EXCERPTED RECORDS:
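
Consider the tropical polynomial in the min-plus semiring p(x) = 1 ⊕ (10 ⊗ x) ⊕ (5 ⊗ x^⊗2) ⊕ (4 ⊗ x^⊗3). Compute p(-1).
p(-1) = 1

A tropical monomial a ⊗ x^⊗i evaluates to a + i · x. Evaluating each term at x = -1:
  Term 0 contributes 1 + 0 · -1 = 1
  Term 1 contributes 10 + 1 · -1 = 9
  Term 2 contributes 5 + 2 · -1 = 3
  Term 3 contributes 4 + 3 · -1 = 1
p(-1) = ⊕ of these = min[1, 9, 3, 1] = 1.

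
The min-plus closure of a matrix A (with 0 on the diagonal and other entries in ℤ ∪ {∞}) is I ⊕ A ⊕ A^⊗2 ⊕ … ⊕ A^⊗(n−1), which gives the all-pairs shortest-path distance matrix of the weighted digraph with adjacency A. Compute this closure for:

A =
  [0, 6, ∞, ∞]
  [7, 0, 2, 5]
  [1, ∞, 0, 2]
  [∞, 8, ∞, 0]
Closure =
  [0, 6, 8, 10]
  [3, 0, 2, 4]
  [1, 7, 0, 2]
  [11, 8, 10, 0]

This is the Floyd-Warshall all-pairs shortest-path computation. For each intermediate vertex k = 0, 1, …, 3, update dist[i][j] ← min(dist[i][j], dist[i][k] + dist[k][j]). The final matrix gives, for each (i, j), the minimum total weight of any directed path from i to j (possibly empty when i = j).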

TASK PROMPT: Please set down each of the entries above exactly as given.

ANSWER TO THE PROBLEM:
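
Consider the tropical polynomial in the min-plus semiring p(x) = 1 ⊕ (10 ⊗ x) ⊕ (5 ⊗ x^⊗2) ⊕ (4 ⊗ x^⊗3). Compute p(-1).
p(-1) = 1

A tropical monomial a ⊗ x^⊗i evaluates to a + i · x. Evaluating each term at x = -1:
  Term 0 contributes 1 + 0 · -1 = 1
  Term 1 contributes 10 + 1 · -1 = 9
  Term 2 contributes 5 + 2 · -1 = 3
  Term 3 contributes 4 + 3 · -1 = 1
p(-1) = ⊕ of these = min[1, 9, 3, 1] = 1.

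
The min-plus closure of a matrix A (with 0 on the diagonal and other entries in ℤ ∪ {∞}) is I ⊕ A ⊕ A^⊗2 ⊕ … ⊕ A^⊗(n−1), which gives the all-pairs shortest-path distance matrix of the weighted digraph with adjacency A. Compute this closure for:

A =
  [0, 6, ∞, ∞]
  [7, 0, 2, 5]
  [1, ∞, 0, 2]
  [∞, 8, ∞, 0]
Closure =
  [0, 6, 8, 10]
  [3, 0, 2, 4]
  [1, 7, 0, 2]
  [11, 8, 10, 0]

This is the Floyd-Warshall all-pairs shortest-path computation. For each intermediate vertex k = 0, 1, …, 3, update dist[i][j] ← min(dist[i][j], dist[i][k] + dist[k][j]). The final matrix gives, for each (i, j), the minimum total weight of any directed path from i to j (possibly empty when i = j).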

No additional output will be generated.